**Instructions to follow**
Count the lines in the following data that include "trust". Please write only the number.

(Data for this task begins)

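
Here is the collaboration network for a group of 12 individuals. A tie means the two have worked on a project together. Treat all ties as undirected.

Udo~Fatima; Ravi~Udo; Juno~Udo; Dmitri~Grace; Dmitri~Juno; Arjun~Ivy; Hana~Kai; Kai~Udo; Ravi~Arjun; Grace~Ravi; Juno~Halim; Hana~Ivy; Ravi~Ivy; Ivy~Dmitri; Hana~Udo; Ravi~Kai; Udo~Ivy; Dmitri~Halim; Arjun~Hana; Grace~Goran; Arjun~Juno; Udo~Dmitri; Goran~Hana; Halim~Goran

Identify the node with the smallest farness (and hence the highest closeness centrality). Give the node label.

Udo

Farness (sum of distances to all others) for each node — Arjun:19, Dmitri:17, Fatima:25, Goran:20, Grace:20, Halim:22, Hana:17, Ivy:17, Juno:18, Kai:20, Ravi:18, Udo:15.
The smallest farness is 15, for Udo, so Udo has the highest closeness.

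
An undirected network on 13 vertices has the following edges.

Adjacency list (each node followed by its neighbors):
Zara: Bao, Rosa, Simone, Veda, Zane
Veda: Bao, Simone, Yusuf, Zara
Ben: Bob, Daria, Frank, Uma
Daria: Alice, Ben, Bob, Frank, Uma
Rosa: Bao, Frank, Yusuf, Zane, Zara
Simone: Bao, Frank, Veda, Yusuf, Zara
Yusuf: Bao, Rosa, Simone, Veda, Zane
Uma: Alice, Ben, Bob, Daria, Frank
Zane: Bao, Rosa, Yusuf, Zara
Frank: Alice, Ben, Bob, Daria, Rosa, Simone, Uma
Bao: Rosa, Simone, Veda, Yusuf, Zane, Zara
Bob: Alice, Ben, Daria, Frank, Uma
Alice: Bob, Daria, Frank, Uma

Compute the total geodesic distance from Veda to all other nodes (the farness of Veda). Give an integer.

25

Distances from Veda: Alice:3, Bao:1, Ben:3, Bob:3, Daria:3, Frank:2, Rosa:2, Simone:1, Uma:3, Yusuf:1, Zane:2, Zara:1.
Sum = 3 + 1 + 3 + 3 + 3 + 2 + 2 + 1 + 3 + 1 + 2 + 1 = 25.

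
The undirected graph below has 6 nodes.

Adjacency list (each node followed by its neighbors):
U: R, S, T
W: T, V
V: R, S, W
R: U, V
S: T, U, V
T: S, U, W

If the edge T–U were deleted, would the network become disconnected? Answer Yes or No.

Even without that edge, T still reaches U via T – S – U, so the network stays connected. Not a bridge.

No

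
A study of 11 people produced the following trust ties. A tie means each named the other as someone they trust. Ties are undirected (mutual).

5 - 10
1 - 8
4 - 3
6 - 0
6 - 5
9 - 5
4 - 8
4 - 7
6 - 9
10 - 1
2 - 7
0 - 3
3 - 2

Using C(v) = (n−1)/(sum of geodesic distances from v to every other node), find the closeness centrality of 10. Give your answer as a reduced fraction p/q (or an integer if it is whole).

Distances from 10: 0:3, 1:1, 2:5, 3:4, 4:3, 5:1, 6:2, 7:4, 8:2, 9:2. Sum = 27.
n = 11, so closeness = 10/27.

10/27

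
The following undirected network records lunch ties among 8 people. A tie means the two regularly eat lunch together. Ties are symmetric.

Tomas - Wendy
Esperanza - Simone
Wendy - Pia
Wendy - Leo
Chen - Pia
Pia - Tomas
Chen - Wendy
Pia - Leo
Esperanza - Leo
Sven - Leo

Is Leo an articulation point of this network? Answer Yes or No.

Yes

Removing Leo leaves {Esperanza and Simone} with no path to {Sven}, so the network splits into 3 components. Leo is a cut vertex.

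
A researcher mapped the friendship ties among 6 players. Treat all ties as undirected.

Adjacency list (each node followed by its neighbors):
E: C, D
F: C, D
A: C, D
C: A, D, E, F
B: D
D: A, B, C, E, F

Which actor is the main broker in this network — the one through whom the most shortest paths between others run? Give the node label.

D

Unnormalized betweenness of each node: A:0, B:0, C:3/2, D:11/2, E:0, F:0.
D has the largest value, 11/2, making it the main broker — the node through which the most shortest paths run.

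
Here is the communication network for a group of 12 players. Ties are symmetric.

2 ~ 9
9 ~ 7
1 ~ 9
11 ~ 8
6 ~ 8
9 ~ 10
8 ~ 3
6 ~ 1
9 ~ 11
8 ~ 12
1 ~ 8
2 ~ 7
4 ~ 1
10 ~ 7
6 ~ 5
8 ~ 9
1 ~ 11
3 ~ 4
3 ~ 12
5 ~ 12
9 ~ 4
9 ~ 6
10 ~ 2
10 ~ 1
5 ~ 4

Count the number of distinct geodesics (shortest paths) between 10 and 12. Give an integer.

The shortest distance is 3. The length-3 paths are: 10–1–8–12; 10–9–8–12.
That gives 2 distinct shortest paths.

2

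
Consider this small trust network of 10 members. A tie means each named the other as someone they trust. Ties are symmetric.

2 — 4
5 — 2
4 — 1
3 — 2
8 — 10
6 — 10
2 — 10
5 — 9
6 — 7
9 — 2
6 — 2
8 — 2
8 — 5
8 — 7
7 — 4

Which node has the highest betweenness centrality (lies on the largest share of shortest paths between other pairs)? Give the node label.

2

Unnormalized betweenness of each node: 1:0, 2:253/12, 3:0, 4:107/12, 5:3/4, 6:17/12, 7:7/3, 8:19/6, 9:0, 10:1/3.
2 has the largest value, 253/12, making it the main broker — the node through which the most shortest paths run.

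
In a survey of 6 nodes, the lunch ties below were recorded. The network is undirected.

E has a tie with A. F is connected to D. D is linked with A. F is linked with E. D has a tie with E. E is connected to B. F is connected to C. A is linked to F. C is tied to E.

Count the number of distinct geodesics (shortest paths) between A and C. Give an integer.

2

The shortest distance is 2. The length-2 paths are: A–F–C; A–E–C.
That gives 2 distinct shortest paths.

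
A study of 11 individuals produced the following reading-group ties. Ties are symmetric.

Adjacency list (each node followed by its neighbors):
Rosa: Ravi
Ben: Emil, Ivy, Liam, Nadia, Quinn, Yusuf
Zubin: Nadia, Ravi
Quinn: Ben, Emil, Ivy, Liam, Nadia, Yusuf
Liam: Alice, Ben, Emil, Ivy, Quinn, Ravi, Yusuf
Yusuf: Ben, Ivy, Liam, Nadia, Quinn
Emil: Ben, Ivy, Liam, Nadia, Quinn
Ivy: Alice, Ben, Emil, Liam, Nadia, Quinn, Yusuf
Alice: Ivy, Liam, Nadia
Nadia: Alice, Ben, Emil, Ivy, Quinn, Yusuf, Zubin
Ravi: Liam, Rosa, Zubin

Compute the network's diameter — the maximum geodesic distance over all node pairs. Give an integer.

Eccentricity of each node (its greatest distance to any other): Alice:3, Ben:3, Emil:3, Ivy:3, Liam:2, Nadia:3, Quinn:3, Ravi:2, Rosa:3, Yusuf:3, Zubin:2.
The maximum eccentricity is 3, realized for instance by the pair Nadia–Rosa via Nadia – Zubin – Ravi – Rosa. So the diameter is 3.

3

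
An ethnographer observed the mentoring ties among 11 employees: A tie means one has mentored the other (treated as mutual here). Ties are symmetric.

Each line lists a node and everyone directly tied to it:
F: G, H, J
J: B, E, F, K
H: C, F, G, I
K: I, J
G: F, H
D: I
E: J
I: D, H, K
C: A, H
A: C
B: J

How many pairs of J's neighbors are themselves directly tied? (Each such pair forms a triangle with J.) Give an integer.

0

J's neighbors are B, E, F, and K, but none of them are tied to each other, so no triangle contains J.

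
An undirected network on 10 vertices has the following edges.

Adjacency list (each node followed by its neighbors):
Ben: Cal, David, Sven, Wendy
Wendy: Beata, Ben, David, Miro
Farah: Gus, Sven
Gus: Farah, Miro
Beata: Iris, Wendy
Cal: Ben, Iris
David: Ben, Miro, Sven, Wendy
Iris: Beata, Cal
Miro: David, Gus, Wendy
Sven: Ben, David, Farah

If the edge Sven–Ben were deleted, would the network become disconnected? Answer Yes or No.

Even without that edge, Sven still reaches Ben via Sven – David – Ben, so the network stays connected. Not a bridge.

No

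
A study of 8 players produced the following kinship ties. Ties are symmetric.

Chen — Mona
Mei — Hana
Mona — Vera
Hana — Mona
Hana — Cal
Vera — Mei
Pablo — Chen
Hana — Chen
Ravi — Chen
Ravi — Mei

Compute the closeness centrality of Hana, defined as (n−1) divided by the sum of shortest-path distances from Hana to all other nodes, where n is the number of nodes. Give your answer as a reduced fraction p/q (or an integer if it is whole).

Distances from Hana: Cal:1, Chen:1, Mei:1, Mona:1, Pablo:2, Ravi:2, Vera:2. Sum = 10.
n = 8, so closeness = 7/10.

7/10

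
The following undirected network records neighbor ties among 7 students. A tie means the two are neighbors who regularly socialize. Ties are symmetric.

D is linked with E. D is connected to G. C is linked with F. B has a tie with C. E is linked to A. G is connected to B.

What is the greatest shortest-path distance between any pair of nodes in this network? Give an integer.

6

Eccentricity of each node (its greatest distance to any other): A:6, B:4, C:5, D:4, E:5, F:6, G:3.
The maximum eccentricity is 6, realized for instance by the pair A–F via A – E – D – G – B – C – F. So the diameter is 6.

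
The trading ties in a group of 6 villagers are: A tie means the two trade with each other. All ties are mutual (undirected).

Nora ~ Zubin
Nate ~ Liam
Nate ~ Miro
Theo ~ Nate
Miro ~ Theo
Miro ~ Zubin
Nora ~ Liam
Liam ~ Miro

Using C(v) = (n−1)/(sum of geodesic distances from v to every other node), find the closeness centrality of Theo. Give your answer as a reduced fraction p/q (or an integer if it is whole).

5/9

Distances from Theo: Liam:2, Miro:1, Nate:1, Nora:3, Zubin:2. Sum = 9.
n = 6, so closeness = 5/9.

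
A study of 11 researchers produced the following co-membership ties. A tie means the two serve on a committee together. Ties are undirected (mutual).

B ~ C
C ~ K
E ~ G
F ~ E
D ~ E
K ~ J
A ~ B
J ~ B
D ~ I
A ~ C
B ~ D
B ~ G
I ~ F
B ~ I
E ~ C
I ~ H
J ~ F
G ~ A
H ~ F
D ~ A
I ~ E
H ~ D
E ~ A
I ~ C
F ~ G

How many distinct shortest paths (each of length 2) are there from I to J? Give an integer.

2

The shortest distance is 2. The length-2 paths are: I–B–J; I–F–J.
That gives 2 distinct shortest paths.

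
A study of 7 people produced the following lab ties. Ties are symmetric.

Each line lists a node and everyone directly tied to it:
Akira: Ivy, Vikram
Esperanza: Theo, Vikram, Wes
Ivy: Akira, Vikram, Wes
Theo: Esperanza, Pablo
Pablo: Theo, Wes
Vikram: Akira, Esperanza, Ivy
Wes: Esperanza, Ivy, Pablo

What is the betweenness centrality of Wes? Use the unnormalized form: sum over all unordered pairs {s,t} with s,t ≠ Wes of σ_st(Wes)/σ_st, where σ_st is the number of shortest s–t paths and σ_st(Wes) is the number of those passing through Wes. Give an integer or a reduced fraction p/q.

13/3

Pairs whose geodesics pass through Wes — Akira–Pablo: 1; Vikram–Pablo: 2/3; Esperanza–Pablo: 1/2; Esperanza–Ivy: 1/2; Theo–Ivy: 2/3; Pablo–Ivy: 1.
All other pairs contribute 0.
Summing the contributions gives betweenness(Wes) = 13/3.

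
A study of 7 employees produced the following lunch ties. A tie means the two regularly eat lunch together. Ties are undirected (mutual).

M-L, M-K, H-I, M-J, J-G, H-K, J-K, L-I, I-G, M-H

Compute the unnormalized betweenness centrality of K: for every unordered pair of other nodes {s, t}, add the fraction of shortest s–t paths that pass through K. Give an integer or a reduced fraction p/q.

Pairs whose geodesics pass through K — J–H: 1/2.
All other pairs contribute 0.
Summing the contributions gives betweenness(K) = 1/2.

1/2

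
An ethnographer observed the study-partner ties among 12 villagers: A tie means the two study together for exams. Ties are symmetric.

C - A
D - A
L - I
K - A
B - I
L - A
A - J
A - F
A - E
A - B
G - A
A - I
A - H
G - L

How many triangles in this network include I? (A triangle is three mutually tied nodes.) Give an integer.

I's neighbors: A, B, and L.
Neighbor pairs that are themselves tied: I–A–B; I–A–L. Each forms one triangle with I, for 2 in total.

2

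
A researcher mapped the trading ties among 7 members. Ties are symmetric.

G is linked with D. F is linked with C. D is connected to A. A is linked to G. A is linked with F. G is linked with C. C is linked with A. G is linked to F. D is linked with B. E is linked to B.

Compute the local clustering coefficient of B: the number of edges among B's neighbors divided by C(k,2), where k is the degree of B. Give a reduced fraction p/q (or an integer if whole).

B's neighbors: D and E (k = 2).
Possible neighbor pairs: C(2,2) = 1. Edges among them: none → e = 0.
Clustering(B) = 0/1.

0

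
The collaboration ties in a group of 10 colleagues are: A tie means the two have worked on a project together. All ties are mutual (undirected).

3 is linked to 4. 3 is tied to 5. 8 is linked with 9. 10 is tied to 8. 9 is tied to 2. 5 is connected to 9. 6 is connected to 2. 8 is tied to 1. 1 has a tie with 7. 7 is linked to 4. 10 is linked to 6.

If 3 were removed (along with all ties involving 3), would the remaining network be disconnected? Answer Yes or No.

No

Even without 3, every remaining node can still reach every other (the residual graph is connected), so 3 is not a cut vertex.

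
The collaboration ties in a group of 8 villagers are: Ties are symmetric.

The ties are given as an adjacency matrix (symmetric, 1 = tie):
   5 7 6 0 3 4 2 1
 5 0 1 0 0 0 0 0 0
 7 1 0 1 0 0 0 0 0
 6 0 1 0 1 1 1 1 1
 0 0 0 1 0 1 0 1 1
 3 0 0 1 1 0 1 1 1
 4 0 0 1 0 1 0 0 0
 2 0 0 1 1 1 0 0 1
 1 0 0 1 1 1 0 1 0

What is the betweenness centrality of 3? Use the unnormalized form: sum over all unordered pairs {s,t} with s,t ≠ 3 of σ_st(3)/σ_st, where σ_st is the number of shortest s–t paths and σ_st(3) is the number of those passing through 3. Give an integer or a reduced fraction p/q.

Pairs whose geodesics pass through 3 — 0–4: 1/2; 4–2: 1/2; 4–1: 1/2.
All other pairs contribute 0.
Summing the contributions gives betweenness(3) = 3/2.

3/2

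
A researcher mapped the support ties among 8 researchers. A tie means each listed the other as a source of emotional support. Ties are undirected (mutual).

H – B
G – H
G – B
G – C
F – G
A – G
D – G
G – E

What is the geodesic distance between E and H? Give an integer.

One shortest route is E – G – H, which uses 2 edges, and E and H are not directly tied, so nothing shorter exists. So d(E,H) = 2.

2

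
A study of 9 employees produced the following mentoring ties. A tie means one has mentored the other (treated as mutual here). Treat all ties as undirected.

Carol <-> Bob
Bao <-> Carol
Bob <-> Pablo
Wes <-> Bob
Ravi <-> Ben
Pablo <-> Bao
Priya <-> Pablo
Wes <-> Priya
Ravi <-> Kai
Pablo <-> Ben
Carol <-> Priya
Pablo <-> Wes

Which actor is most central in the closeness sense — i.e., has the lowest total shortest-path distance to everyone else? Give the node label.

Farness (sum of distances to all others) for each node — Bao:17, Ben:15, Bob:16, Carol:19, Kai:27, Pablo:12, Priya:16, Ravi:20, Wes:16.
The smallest farness is 12, for Pablo, so Pablo has the highest closeness.

Pablo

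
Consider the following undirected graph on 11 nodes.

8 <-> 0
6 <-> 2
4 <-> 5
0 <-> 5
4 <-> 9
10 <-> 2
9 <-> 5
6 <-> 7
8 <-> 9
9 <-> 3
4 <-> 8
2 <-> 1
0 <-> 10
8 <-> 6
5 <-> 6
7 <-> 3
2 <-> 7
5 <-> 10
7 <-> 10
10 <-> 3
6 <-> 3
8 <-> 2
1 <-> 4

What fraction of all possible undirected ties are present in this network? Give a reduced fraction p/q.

23/55

There are 23 edges and 11 nodes, so the maximum possible is C(11,2) = 55.
Density = 23/55.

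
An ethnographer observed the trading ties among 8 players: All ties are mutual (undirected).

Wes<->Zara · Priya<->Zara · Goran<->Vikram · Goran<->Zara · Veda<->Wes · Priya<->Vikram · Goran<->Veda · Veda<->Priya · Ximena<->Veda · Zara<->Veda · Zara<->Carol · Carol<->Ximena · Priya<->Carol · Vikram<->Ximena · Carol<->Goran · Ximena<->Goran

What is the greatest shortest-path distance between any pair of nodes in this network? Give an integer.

Eccentricity of each node (its greatest distance to any other): Carol:2, Goran:2, Priya:2, Veda:2, Vikram:3, Wes:3, Ximena:2, Zara:2.
The maximum eccentricity is 3, realized for instance by the pair Wes–Vikram via Wes – Veda – Goran – Vikram. So the diameter is 3.

3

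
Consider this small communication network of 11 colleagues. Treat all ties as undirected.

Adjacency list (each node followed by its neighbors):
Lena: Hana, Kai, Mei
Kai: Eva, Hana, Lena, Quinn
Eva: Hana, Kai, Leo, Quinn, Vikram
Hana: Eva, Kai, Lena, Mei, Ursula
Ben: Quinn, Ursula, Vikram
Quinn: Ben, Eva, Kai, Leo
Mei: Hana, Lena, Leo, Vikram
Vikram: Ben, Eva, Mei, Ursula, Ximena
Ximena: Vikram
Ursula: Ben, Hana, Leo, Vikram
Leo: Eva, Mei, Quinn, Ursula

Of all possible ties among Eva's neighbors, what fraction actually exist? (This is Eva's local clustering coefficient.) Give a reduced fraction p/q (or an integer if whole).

Eva's neighbors: Hana, Kai, Leo, Quinn, and Vikram (k = 5).
Possible neighbor pairs: C(5,2) = 10. Edges among them: Hana–Kai, Kai–Quinn, Leo–Quinn → e = 3.
Clustering(Eva) = 3/10.

3/10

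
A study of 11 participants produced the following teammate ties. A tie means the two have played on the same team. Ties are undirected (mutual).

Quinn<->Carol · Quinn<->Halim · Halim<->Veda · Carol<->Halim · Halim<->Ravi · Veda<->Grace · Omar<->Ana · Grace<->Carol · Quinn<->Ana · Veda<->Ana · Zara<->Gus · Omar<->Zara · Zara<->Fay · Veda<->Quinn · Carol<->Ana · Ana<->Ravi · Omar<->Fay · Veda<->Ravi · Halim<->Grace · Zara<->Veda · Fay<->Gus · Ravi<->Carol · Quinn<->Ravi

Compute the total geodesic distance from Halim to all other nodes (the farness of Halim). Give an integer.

18

Distances from Halim: Ana:2, Carol:1, Fay:3, Grace:1, Gus:3, Omar:3, Quinn:1, Ravi:1, Veda:1, Zara:2.
Sum = 2 + 1 + 3 + 1 + 3 + 3 + 1 + 1 + 1 + 2 = 18.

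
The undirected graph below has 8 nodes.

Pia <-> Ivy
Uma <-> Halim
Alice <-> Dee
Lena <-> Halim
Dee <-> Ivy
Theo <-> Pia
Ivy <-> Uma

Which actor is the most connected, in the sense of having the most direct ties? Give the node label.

Degrees — Alice:1, Dee:2, Halim:2, Ivy:3, Lena:1, Pia:2, Theo:1, Uma:2.
The maximum is 3, attained only by Ivy.

Ivy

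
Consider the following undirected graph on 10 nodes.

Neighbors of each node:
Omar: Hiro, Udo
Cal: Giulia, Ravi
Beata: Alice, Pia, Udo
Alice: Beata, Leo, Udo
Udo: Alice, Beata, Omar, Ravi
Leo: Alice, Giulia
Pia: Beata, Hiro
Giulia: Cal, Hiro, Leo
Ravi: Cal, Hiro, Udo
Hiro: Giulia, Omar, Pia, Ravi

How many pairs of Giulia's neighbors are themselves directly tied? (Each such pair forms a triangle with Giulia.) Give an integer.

0

Giulia's neighbors are Cal, Hiro, and Leo, but none of them are tied to each other, so no triangle contains Giulia.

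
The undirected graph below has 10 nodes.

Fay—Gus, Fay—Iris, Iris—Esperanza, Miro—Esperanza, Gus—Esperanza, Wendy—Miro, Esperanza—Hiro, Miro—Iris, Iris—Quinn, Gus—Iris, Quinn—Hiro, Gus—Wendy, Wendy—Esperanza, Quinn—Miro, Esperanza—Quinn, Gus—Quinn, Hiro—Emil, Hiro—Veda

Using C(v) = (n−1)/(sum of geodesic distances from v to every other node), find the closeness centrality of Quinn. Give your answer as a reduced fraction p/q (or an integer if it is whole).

Distances from Quinn: Emil:2, Esperanza:1, Fay:2, Gus:1, Hiro:1, Iris:1, Miro:1, Veda:2, Wendy:2. Sum = 13.
n = 10, so closeness = 9/13.

9/13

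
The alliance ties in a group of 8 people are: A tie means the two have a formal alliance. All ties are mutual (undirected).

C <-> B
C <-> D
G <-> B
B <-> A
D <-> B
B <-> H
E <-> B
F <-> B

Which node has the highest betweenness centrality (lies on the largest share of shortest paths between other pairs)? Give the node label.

B

Unnormalized betweenness of each node: A:0, B:20, C:0, D:0, E:0, F:0, G:0, H:0.
B has the largest value, 20, making it the main broker — the node through which the most shortest paths run.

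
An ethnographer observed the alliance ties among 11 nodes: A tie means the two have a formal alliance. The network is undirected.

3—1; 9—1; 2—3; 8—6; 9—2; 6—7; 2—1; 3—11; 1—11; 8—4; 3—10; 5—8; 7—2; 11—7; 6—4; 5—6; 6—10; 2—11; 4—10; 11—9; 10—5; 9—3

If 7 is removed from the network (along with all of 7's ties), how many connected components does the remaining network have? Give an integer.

7's neighbors (2, 6, and 11) remain reachable from one another through other ties, so the rest of the network stays in one piece.

1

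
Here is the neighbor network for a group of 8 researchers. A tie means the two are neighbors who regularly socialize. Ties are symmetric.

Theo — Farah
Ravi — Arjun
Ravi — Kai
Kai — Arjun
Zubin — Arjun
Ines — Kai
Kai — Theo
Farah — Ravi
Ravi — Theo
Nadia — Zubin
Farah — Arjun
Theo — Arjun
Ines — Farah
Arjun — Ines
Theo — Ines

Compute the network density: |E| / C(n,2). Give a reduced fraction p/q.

15/28

There are 15 edges and 8 nodes, so the maximum possible is C(8,2) = 28.
Density = 15/28.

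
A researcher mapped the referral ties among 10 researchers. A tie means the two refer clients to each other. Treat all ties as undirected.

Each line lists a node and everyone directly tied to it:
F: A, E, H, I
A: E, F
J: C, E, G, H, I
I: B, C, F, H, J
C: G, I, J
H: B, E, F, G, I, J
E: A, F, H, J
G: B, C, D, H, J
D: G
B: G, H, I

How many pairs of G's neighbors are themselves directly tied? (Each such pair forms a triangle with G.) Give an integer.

3

G's neighbors: B, C, D, H, and J.
Neighbor pairs that are themselves tied: G–B–H; G–C–J; G–H–J. Each forms one triangle with G, for 3 in total.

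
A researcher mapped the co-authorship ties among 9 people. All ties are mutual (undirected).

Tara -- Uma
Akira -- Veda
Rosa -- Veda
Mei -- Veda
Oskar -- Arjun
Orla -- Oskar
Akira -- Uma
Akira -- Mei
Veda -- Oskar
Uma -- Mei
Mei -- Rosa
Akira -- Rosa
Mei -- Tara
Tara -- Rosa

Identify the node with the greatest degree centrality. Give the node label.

Mei

Degrees — Akira:4, Arjun:1, Mei:5, Orla:1, Oskar:3, Rosa:4, Tara:3, Uma:3, Veda:4.
The maximum is 5, attained only by Mei.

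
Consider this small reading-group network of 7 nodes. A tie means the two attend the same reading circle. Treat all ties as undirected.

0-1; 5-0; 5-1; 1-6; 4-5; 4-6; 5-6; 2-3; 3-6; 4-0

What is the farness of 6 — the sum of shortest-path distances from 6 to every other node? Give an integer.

8

Distances from 6: 0:2, 1:1, 2:2, 3:1, 4:1, 5:1.
Sum = 2 + 1 + 2 + 1 + 1 + 1 = 8.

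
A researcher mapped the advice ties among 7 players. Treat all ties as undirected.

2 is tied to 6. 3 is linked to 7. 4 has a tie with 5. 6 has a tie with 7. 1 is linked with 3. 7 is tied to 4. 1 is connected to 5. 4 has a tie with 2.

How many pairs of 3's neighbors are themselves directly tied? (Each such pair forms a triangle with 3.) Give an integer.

3's neighbors are 1 and 7, but none of them are tied to each other, so no triangle contains 3.

0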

(Data for this task ends)

**Reply to the task**
2